* **What the task requires**
Collect each line of the entries that holds the string "following".

───── Source data ─────

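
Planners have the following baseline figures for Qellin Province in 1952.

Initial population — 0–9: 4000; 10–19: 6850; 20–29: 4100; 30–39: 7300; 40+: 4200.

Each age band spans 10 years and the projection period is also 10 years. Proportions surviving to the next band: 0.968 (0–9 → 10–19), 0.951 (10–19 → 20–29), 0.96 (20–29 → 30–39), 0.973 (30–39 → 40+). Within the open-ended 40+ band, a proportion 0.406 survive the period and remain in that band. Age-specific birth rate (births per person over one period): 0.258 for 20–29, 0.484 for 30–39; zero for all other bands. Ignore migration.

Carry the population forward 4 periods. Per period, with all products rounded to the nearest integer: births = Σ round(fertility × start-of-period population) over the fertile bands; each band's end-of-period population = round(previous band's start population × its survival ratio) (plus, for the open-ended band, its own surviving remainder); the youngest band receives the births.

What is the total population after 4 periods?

21139

[period 1]
Births: 4100 × 0.258 = 1058  |  7300 × 0.484 = 3533 → total 4591
10–19: 4000 × 0.968 = 3872
20–29: 6850 × 0.951 = 6514
30–39: 4100 × 0.96 = 3936
40+: 7300 × 0.973 + 4200 × 0.406 = 7103 + 1705 = 8808
Giving 4591 / 3872 / 6514 / 3936 / 8808.
[period 2]
Births: 6514 × 0.258 = 1681  |  3936 × 0.484 = 1905 → total 3586
10–19: 4591 × 0.968 = 4444
20–29: 3872 × 0.951 = 3682
30–39: 6514 × 0.96 = 6253
40+: 3936 × 0.973 + 8808 × 0.406 = 3830 + 3576 = 7406
Giving 3586 / 4444 / 3682 / 6253 / 7406.
[period 3]
Births: 3682 × 0.258 = 950  |  6253 × 0.484 = 3026 → total 3976
10–19: 3586 × 0.968 = 3471
20–29: 4444 × 0.951 = 4226
30–39: 3682 × 0.96 = 3535
40+: 6253 × 0.973 + 7406 × 0.406 = 6084 + 3007 = 9091
Giving 3976 / 3471 / 4226 / 3535 / 9091.
[period 4]
Births: 4226 × 0.258 = 1090  |  3535 × 0.484 = 1711 → total 2801
10–19: 3976 × 0.968 = 3849
20–29: 3471 × 0.951 = 3301
30–39: 4226 × 0.96 = 4057
40+: 3535 × 0.973 + 9091 × 0.406 = 3440 + 3691 = 7131
Giving 2801 / 3849 / 3301 / 4057 / 7131.
Total after period 4: 2801 + 3849 + 3301 + 4057 + 7131 = 21139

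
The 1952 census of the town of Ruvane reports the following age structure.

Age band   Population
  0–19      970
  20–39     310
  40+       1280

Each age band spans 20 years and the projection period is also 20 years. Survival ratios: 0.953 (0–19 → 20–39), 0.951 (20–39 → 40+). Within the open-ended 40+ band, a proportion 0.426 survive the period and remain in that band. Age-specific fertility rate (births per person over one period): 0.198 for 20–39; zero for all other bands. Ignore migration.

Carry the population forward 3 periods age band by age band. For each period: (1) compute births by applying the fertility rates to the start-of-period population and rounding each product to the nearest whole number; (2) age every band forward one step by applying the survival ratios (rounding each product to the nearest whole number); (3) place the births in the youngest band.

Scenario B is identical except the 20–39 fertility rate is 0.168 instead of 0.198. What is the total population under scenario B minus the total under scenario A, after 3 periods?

Period 1.
Births: 310 × 0.198 = 61
20–39: 970 × 0.953 = 924
40+: 310 × 0.951 + 1280 × 0.426 = 295 + 545 = 840
→ [61, 924, 840]
Period 2.
Births: 924 × 0.198 = 183
20–39: 61 × 0.953 = 58
40+: 924 × 0.951 + 840 × 0.426 = 879 + 358 = 1237
→ [183, 58, 1237]
Period 3.
Births: 58 × 0.198 = 11
20–39: 183 × 0.953 = 174
40+: 58 × 0.951 + 1237 × 0.426 = 55 + 527 = 582
→ [11, 174, 582]
Scenario A total after 3 periods: 767
Scenario B projection —
Period 1.
Births: 310 × 0.168 = 52
20–39: 970 × 0.953 = 924
40+: 310 × 0.951 + 1280 × 0.426 = 295 + 545 = 840
→ [52, 924, 840]
Period 2.
Births: 924 × 0.168 = 155
20–39: 52 × 0.953 = 50
40+: 924 × 0.951 + 840 × 0.426 = 879 + 358 = 1237
→ [155, 50, 1237]
Period 3.
Births: 50 × 0.168 = 8
20–39: 155 × 0.953 = 148
40+: 50 × 0.951 + 1237 × 0.426 = 48 + 527 = 575
→ [8, 148, 575]
Scenario B total after 3 periods: 731
Difference B − A = 731 − 767 = -36

-36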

─────

* **Task answer**
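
Planners have the following baseline figures for Qellin Province in 1952.
The 1952 census of the town of Ruvane reports the following age structure.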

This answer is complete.